Exercise goal:
Your task is to return the line containing "An electron moves in an" and each line after it through the end of the entries, exactly, with no other lines.
____ The records
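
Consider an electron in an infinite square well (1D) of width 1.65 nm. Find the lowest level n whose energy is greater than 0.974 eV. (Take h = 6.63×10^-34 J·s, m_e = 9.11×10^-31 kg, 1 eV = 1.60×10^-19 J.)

n = 3

E_1 = h²/(8m_eL²) = 2.215×10^-20 J = 0.1384 eV.
Need n² > 0.974/0.1384 = 7.038, i.e. n > 2.653.
The smallest integer satisfying this is n = 3.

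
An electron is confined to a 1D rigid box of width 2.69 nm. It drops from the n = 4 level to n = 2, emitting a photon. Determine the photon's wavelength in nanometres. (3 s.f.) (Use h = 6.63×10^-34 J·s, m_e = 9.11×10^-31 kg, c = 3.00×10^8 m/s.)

λ = 1.99×10^3 nm

E_1 = h²/(8m_eL²) = 8.335×10^-21 J, so ΔE = (4² − 2²)E_1 = 1.000×10^-19 J.
λ = hc/ΔE = (6.63×10^-34·3.00×10^8)/1.000×10^-19 = 1.99×10^-6 m = 1.99×10^3 nm.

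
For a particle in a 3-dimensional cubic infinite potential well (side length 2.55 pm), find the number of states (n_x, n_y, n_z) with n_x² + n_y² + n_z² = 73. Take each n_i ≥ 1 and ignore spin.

degeneracy = 3

The level has n_x² + n_y² + n_z² = 73. The ordered positive-integer solutions are (1, 6, 6), (6, 1, 6), (6, 6, 1).
That gives 3 states.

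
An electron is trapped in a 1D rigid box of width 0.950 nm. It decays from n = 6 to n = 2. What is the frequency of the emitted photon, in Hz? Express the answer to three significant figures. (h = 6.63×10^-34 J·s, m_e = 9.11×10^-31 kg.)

f = 3.23×10^15 Hz

E_1 = h²/(8m_eL²) = 6.683×10^-20 J and ΔE = (6² − 2²)E_1 = 2.139×10^-18 J.
f = ΔE/h = 2.139×10^-18/6.63×10^-34 = 3.23×10^15 Hz.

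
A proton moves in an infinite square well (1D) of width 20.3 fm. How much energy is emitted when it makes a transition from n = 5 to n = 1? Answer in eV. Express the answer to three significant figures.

|ΔE| = 1.19×10^7 eV

E_1 = h²/(8m_pL²) = 7.960×10^-14 J.
|ΔE| = |5² − 1²|·E_1 = 24·7.960×10^-14 J = 1.910×10^-12 J = 1.19×10^7 eV.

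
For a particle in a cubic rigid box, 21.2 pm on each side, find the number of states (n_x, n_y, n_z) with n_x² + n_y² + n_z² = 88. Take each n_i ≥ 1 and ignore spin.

The level has n_x² + n_y² + n_z² = 88. The ordered positive-integer solutions are (4, 6, 6), (6, 4, 6), (6, 6, 4).
That gives 3 states.

degeneracy = 3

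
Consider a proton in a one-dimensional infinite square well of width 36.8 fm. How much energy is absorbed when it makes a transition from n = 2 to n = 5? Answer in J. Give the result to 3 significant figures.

|ΔE| = 5.09×10^-13 J

E_1 = h²/(8m_pL²) = 2.422×10^-14 J.
|ΔE| = |2² − 5²|·E_1 = 21·2.422×10^-14 J = 5.09×10^-13 J.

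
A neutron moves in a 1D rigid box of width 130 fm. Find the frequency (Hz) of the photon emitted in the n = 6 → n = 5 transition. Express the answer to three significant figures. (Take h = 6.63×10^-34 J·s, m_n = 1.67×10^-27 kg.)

f = 3.23×10^19 Hz

E_1 = h²/(8m_nL²) = 1.947×10^-15 J and ΔE = (6² − 5²)E_1 = 2.142×10^-14 J.
f = ΔE/h = 2.142×10^-14/6.63×10^-34 = 3.23×10^19 Hz.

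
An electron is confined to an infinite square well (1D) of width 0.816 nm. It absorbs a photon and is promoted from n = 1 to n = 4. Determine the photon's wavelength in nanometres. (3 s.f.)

E_1 = h²/(8m_eL²) = 9.048×10^-20 J, so ΔE = (4² − 1²)E_1 = 1.357×10^-18 J.
λ = hc/ΔE = (6.626×10^-34·2.998×10^8)/1.357×10^-18 = 1.46×10^-7 m = 146 nm.

λ = 146 nm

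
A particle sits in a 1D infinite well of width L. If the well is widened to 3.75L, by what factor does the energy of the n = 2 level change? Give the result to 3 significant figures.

E_n ∝ 1/L², so the energy scales by 1/3.75² = 0.0711.

0.0711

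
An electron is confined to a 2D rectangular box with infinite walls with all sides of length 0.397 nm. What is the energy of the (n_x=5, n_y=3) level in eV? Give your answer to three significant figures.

For a 2D rectangular well E = (h²/8m_e)·Σ n_i²/L_i² = (6.626×10^-34)²/(8·9.109×10^-31) · [5²/(0.397 nm)² + 3²/(0.397 nm)²].
Evaluating gives E = 1.300×10^-17 J = 81.1 eV.

E = 81.1 eV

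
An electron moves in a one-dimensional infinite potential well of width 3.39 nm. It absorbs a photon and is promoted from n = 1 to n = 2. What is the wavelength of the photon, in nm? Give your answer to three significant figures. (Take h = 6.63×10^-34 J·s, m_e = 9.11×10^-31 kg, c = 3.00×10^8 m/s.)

λ = 1.26×10^4 nm

E_1 = h²/(8m_eL²) = 5.248×10^-21 J, so ΔE = (2² − 1²)E_1 = 1.574×10^-20 J.
λ = hc/ΔE = (6.63×10^-34·3.00×10^8)/1.574×10^-20 = 1.26×10^-5 m = 1.26×10^4 nm.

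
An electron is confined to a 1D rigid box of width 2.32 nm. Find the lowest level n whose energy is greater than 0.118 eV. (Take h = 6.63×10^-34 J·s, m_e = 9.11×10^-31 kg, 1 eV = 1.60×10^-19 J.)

n = 2

E_1 = h²/(8m_eL²) = 1.121×10^-20 J = 0.07006 eV.
Need n² > 0.118/0.07006 = 1.684, i.e. n > 1.298.
The smallest integer satisfying this is n = 2.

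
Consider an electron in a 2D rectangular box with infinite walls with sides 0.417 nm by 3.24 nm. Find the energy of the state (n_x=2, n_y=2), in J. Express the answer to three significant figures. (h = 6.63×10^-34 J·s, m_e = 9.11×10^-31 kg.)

E = 1.41×10^-18 J

For a 2D rectangular well E = (h²/8m_e)·Σ n_i²/L_i² = (6.63×10^-34)²/(8·9.11×10^-31) · [2²/(0.417 nm)² + 2²/(3.24 nm)²].
Evaluating gives E = 1.41×10^-18 J.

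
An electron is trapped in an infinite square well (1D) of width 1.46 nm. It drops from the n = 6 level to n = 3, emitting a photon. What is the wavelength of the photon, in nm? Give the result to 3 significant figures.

E_1 = h²/(8m_eL²) = 2.826×10^-20 J, so ΔE = (6² − 3²)E_1 = 7.630×10^-19 J.
λ = hc/ΔE = (6.626×10^-34·2.998×10^8)/7.630×10^-19 = 2.60×10^-7 m = 260 nm.

λ = 260 nm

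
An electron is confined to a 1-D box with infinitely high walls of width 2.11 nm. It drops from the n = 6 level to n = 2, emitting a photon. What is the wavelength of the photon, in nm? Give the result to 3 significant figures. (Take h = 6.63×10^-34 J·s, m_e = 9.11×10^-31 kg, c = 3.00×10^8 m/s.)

E_1 = h²/(8m_eL²) = 1.355×10^-20 J, so ΔE = (6² − 2²)E_1 = 4.336×10^-19 J.
λ = hc/ΔE = (6.63×10^-34·3.00×10^8)/4.336×10^-19 = 4.59×10^-7 m = 459 nm.

λ = 459 nm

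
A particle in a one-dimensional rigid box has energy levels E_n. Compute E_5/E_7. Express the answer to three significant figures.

E_n ∝ n², so E_5/E_7 = 5²/7² = 25/49 = 0.510.

0.510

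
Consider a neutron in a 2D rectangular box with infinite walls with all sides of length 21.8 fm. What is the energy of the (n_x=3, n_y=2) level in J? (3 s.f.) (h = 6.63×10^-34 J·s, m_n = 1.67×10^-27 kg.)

E = 9.00×10^-13 J

For a 2D rectangular well E = (h²/8m_n)·Σ n_i²/L_i² = (6.63×10^-34)²/(8·1.67×10^-27) · [3²/(21.8 fm)² + 2²/(21.8 fm)²].
Evaluating gives E = 9.00×10^-13 J.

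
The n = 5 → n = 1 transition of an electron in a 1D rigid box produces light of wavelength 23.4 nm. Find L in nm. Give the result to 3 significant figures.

The photon carries ΔE = hc/λ = 6.626×10^-34·2.998×10^8/2.34×10^-8 m = 8.489×10^-18 J.
Since ΔE = (5² − 1²)E_1, E_1 = 3.537×10^-19 J, and L = h/√(8m_eE_1) = 4.13×10^-10 m = 0.413 nm.

L = 0.413 nm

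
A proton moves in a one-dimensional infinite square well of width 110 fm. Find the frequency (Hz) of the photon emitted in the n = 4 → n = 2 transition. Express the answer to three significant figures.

f = 4.91×10^19 Hz

E_1 = h²/(8m_pL²) = 2.711×10^-15 J and ΔE = (4² − 2²)E_1 = 3.253×10^-14 J.
f = ΔE/h = 3.253×10^-14/6.626×10^-34 = 4.91×10^19 Hz.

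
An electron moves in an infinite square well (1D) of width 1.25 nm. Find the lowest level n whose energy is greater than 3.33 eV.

E_1 = h²/(8m_eL²) = 3.856×10^-20 J = 0.2407 eV.
Need n² > 3.33/0.2407 = 13.83, i.e. n > 3.719.
The smallest integer satisfying this is n = 4.

n = 4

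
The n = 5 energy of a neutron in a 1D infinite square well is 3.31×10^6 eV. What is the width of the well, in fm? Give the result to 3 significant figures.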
________
Written response:
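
An electron moves in an infinite square well (1D) of width 1.25 nm. Find the lowest level n whose energy is greater than 3.33 eV.

E_1 = h²/(8m_eL²) = 3.856×10^-20 J = 0.2407 eV.
Need n² > 3.33/0.2407 = 13.83, i.e. n > 3.719.
The smallest integer satisfying this is n = 4.

n = 4

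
The n = 5 energy of a neutron in a 1D infinite square well is 3.31×10^6 eV. What is the width of the well, in fm? Give the result to 3 significant figures.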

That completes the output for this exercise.